EXERCISE INPUT Start Marker

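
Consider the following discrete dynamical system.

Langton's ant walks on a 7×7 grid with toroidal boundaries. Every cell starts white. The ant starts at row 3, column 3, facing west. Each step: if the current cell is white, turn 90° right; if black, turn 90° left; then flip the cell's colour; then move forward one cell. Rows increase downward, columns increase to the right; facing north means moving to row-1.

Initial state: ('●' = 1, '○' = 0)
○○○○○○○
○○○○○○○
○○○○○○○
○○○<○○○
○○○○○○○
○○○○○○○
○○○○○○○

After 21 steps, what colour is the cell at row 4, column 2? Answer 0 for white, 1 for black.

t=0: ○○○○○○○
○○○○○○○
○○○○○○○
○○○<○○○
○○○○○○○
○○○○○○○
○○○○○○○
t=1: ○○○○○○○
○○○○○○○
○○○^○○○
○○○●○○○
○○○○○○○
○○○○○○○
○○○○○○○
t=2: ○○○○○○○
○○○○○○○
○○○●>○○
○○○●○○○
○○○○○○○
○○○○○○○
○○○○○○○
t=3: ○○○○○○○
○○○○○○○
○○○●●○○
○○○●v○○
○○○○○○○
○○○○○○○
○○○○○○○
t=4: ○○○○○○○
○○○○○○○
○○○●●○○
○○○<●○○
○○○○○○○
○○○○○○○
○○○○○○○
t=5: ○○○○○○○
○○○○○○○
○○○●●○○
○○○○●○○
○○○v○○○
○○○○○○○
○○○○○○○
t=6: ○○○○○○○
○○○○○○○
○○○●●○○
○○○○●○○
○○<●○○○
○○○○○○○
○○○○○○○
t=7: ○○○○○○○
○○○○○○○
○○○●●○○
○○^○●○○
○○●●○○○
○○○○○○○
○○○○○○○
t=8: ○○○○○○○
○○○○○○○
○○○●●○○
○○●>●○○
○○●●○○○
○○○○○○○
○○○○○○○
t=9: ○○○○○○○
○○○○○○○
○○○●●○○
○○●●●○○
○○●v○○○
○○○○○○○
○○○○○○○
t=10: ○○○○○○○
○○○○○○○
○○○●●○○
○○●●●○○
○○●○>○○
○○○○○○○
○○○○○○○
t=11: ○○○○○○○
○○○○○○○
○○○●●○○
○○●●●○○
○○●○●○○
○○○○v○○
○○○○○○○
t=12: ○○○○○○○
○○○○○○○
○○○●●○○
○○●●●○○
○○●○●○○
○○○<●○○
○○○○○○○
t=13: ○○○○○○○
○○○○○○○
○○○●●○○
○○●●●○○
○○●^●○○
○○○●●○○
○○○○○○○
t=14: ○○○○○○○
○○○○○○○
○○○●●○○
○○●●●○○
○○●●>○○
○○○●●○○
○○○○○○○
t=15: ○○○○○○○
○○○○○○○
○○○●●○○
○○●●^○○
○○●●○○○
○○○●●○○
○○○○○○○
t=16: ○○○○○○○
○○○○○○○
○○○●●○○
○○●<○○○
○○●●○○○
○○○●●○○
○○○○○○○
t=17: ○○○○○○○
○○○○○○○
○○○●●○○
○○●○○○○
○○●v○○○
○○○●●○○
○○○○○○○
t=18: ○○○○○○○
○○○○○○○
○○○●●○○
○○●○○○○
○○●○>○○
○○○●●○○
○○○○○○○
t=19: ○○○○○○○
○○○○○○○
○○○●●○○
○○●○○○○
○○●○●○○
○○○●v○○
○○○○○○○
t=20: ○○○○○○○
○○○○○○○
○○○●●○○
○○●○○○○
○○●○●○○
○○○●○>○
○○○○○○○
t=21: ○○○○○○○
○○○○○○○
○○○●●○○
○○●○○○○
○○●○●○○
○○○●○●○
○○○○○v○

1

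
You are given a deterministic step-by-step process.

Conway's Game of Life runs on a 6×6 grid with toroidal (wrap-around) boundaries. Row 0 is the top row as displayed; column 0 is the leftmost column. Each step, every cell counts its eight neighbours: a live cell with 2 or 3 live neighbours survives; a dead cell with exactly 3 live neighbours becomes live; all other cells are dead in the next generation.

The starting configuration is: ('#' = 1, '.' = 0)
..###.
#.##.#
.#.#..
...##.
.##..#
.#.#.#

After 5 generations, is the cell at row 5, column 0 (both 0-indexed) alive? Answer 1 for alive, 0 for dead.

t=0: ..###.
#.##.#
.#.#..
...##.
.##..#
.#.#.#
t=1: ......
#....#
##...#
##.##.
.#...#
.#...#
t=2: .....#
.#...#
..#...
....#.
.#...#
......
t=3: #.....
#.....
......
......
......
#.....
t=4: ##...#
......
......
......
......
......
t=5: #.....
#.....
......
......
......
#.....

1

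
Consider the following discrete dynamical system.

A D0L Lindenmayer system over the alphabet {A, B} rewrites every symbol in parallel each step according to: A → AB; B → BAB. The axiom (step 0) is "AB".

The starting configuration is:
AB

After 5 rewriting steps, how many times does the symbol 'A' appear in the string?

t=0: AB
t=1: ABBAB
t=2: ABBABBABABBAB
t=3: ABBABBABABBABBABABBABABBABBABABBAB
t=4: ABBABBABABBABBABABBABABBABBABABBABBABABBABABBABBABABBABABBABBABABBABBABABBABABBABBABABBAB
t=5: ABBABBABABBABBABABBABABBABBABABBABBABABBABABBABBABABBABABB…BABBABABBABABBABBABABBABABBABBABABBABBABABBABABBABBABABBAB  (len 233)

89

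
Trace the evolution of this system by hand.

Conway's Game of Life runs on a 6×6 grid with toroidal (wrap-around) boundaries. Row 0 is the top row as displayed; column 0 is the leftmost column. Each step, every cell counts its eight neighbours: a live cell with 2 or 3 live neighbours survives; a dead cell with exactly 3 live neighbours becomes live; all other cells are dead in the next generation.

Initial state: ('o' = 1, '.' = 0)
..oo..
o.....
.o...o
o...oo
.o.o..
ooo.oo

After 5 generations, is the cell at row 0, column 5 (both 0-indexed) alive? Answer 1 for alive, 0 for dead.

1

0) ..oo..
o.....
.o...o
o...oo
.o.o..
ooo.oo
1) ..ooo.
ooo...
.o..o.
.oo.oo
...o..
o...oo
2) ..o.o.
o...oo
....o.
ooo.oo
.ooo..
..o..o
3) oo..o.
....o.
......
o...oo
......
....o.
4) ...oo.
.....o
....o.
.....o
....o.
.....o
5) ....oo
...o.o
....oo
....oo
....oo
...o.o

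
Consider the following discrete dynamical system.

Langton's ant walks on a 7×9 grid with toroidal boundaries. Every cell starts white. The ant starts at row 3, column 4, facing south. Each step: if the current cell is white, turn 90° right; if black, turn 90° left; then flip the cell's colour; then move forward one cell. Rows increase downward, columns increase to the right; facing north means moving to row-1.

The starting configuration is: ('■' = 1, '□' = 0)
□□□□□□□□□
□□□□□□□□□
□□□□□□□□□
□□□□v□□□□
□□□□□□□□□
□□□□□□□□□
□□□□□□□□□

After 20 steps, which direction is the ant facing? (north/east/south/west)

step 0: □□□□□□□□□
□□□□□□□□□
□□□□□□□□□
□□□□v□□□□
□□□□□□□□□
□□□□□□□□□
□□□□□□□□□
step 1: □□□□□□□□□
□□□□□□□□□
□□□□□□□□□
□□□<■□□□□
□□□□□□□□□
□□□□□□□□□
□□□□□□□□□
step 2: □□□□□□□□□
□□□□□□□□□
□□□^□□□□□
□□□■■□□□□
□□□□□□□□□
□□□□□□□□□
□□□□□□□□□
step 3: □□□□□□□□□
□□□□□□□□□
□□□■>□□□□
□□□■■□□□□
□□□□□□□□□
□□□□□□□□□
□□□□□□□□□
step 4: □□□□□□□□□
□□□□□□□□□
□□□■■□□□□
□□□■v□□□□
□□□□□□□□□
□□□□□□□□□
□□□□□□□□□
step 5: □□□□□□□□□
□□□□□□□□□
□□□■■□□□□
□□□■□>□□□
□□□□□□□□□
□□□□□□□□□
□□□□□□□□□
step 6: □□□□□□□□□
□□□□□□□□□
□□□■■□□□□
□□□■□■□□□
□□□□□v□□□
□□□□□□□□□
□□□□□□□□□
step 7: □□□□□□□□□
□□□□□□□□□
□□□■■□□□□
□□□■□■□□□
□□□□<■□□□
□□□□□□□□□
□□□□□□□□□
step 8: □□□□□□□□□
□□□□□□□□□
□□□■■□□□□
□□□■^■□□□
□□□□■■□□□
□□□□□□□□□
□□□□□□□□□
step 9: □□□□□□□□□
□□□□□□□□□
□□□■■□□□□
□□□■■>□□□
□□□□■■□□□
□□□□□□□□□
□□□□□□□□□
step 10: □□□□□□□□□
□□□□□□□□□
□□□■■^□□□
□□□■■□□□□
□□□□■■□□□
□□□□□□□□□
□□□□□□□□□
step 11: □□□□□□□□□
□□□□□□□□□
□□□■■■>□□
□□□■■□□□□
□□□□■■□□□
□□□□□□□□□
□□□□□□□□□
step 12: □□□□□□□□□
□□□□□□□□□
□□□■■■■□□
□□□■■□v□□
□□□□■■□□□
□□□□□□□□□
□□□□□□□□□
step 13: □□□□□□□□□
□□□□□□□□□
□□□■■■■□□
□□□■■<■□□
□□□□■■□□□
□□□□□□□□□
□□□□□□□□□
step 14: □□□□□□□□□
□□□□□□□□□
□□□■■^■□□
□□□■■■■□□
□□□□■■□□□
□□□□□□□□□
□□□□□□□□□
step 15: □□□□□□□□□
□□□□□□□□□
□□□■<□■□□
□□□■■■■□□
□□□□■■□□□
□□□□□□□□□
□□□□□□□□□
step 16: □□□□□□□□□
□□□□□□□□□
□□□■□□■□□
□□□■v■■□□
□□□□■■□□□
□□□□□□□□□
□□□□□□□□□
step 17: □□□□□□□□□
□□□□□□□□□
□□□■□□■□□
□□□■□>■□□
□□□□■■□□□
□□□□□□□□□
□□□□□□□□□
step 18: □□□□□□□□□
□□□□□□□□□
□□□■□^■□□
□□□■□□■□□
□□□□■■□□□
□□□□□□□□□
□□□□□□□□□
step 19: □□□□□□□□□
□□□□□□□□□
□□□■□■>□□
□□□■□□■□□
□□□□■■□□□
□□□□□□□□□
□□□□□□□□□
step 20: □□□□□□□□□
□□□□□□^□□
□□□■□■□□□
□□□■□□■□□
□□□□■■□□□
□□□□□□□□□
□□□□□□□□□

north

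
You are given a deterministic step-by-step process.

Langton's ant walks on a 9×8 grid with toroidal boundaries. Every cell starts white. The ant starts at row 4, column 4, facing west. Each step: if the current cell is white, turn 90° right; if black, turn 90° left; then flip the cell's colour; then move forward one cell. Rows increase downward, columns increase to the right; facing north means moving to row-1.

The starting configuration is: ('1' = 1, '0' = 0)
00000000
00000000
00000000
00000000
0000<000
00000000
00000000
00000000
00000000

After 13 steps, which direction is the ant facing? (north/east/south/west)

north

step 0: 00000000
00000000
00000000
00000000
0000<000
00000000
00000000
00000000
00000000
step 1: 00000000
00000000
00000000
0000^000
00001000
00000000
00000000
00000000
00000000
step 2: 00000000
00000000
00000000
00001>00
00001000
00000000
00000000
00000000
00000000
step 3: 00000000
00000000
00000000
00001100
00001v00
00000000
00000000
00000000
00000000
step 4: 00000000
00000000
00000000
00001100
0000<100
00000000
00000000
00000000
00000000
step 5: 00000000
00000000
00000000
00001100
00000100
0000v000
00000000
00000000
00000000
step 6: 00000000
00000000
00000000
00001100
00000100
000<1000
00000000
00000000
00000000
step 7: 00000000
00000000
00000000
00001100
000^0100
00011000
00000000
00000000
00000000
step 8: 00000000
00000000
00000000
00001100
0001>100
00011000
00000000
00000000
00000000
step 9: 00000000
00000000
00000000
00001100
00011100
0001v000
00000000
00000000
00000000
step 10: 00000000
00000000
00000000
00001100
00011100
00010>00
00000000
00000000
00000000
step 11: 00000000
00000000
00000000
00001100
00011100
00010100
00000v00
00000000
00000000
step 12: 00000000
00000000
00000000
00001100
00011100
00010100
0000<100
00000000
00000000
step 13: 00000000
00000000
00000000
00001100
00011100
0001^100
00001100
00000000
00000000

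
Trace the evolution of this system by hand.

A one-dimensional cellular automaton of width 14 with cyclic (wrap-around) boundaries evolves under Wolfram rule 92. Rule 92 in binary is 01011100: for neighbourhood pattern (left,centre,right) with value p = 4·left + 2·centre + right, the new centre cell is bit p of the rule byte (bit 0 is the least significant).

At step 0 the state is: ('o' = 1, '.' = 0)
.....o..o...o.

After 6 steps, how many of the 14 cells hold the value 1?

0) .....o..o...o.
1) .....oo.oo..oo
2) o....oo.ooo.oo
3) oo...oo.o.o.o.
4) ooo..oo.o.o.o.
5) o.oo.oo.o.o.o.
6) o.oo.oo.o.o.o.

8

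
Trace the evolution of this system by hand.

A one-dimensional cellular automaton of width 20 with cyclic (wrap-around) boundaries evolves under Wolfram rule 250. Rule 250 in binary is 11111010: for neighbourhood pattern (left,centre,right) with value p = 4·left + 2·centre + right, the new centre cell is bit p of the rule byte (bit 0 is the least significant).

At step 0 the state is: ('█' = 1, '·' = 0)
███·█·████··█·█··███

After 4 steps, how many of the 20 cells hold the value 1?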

EXERCISE INPUT End Marker

● **PROBLEM DESCRIPTION**:
Only the lines from the one containing "A one-dimensional cellular automaton of width 20" through the end of the entries above should be written out, exactly and in full.

● **SOLUTION TO THIS TASK**:
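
A one-dimensional cellular automaton of width 20 with cyclic (wrap-around) boundaries evolves under Wolfram rule 250. Rule 250 in binary is 11111010: for neighbourhood pattern (left,centre,right) with value p = 4·left + 2·centre + right, the new centre cell is bit p of the rule byte (bit 0 is the least significant).

At step 0 the state is: ('█' = 1, '·' = 0)
███·█·████··█·█··███

After 4 steps, how many of the 20 cells hold the value 1?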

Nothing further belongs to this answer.